Problem details: Each entry is to be transcribed exactly, with nothing added or dropped.

Data to examine:
[Start of section]

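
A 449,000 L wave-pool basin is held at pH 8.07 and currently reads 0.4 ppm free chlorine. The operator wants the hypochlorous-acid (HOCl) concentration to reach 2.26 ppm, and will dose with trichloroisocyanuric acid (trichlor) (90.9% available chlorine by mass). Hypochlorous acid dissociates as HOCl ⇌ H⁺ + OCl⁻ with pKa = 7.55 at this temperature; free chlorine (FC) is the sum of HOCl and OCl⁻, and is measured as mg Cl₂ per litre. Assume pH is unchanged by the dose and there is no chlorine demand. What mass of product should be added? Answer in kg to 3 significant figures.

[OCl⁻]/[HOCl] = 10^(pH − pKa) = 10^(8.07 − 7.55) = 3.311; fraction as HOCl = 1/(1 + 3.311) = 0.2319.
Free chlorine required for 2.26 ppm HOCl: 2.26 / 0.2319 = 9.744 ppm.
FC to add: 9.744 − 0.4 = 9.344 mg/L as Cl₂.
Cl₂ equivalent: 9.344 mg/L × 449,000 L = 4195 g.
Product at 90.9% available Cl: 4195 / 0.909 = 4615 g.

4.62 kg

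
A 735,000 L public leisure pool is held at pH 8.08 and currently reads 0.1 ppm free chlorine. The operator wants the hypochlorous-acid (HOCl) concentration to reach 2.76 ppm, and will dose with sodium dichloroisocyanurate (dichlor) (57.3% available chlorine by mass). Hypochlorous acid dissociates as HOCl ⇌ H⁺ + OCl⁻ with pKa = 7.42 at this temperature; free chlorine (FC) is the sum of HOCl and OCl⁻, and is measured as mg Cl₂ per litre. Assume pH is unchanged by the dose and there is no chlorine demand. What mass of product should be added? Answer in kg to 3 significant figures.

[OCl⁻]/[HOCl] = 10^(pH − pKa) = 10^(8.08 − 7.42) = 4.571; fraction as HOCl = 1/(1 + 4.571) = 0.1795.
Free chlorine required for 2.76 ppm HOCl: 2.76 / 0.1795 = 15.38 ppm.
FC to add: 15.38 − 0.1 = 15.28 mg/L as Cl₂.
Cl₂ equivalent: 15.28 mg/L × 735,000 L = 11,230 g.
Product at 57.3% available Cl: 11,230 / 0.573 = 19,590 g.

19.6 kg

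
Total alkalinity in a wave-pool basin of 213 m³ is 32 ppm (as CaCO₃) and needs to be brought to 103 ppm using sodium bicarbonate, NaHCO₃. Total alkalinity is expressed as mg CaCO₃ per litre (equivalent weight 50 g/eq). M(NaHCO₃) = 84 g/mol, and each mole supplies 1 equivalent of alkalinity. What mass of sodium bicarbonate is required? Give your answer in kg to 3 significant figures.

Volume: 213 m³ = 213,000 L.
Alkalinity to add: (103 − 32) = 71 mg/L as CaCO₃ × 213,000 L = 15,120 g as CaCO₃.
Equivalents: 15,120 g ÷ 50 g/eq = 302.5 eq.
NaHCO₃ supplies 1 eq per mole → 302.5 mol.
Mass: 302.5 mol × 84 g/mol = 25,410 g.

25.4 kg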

[End of section]

Result for this task:
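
A 449,000 L wave-pool basin is held at pH 8.07 and currently reads 0.4 ppm free chlorine. The operator wants the hypochlorous-acid (HOCl) concentration to reach 2.26 ppm, and will dose with trichloroisocyanuric acid (trichlor) (90.9% available chlorine by mass). Hypochlorous acid dissociates as HOCl ⇌ H⁺ + OCl⁻ with pKa = 7.55 at this temperature; free chlorine (FC) is the sum of HOCl and OCl⁻, and is measured as mg Cl₂ per litre. Assume pH is unchanged by the dose and there is no chlorine demand. What mass of product should be added? Answer in kg to 3 significant figures.

[OCl⁻]/[HOCl] = 10^(pH − pKa) = 10^(8.07 − 7.55) = 3.311; fraction as HOCl = 1/(1 + 3.311) = 0.2319.
Free chlorine required for 2.26 ppm HOCl: 2.26 / 0.2319 = 9.744 ppm.
FC to add: 9.744 − 0.4 = 9.344 mg/L as Cl₂.
Cl₂ equivalent: 9.344 mg/L × 449,000 L = 4195 g.
Product at 90.9% available Cl: 4195 / 0.909 = 4615 g.

4.62 kg

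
A 735,000 L public leisure pool is held at pH 8.08 and currently reads 0.1 ppm free chlorine. The operator wants the hypochlorous-acid (HOCl) concentration to reach 2.76 ppm, and will dose with sodium dichloroisocyanurate (dichlor) (57.3% available chlorine by mass). Hypochlorous acid dissociates as HOCl ⇌ H⁺ + OCl⁻ with pKa = 7.42 at this temperature; free chlorine (FC) is the sum of HOCl and OCl⁻, and is measured as mg Cl₂ per litre. Assume pH is unchanged by the dose and there is no chlorine demand. What mass of product should be added? Answer in kg to 3 significant figures.

[OCl⁻]/[HOCl] = 10^(pH − pKa) = 10^(8.08 − 7.42) = 4.571; fraction as HOCl = 1/(1 + 4.571) = 0.1795.
Free chlorine required for 2.76 ppm HOCl: 2.76 / 0.1795 = 15.38 ppm.
FC to add: 15.38 − 0.1 = 15.28 mg/L as Cl₂.
Cl₂ equivalent: 15.28 mg/L × 735,000 L = 11,230 g.
Product at 57.3% available Cl: 11,230 / 0.573 = 19,590 g.

19.6 kg

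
Total alkalinity in a wave-pool basin of 213 m³ is 32 ppm (as CaCO₃) and needs to be brought to 103 ppm using sodium bicarbonate, NaHCO₃. Total alkalinity is expressed as mg CaCO₃ per litre (equivalent weight 50 g/eq). M(NaHCO₃) = 84 g/mol, and each mole supplies 1 equivalent of alkalinity. What mass of sodium bicarbonate is required? Give your answer in kg to 3 significant figures.

Volume: 213 m³ = 213,000 L.
Alkalinity to add: (103 − 32) = 71 mg/L as CaCO₃ × 213,000 L = 15,120 g as CaCO₃.
Equivalents: 15,120 g ÷ 50 g/eq = 302.5 eq.
NaHCO₃ supplies 1 eq per mole → 302.5 mol.
Mass: 302.5 mol × 84 g/mol = 25,410 g.

25.4 kg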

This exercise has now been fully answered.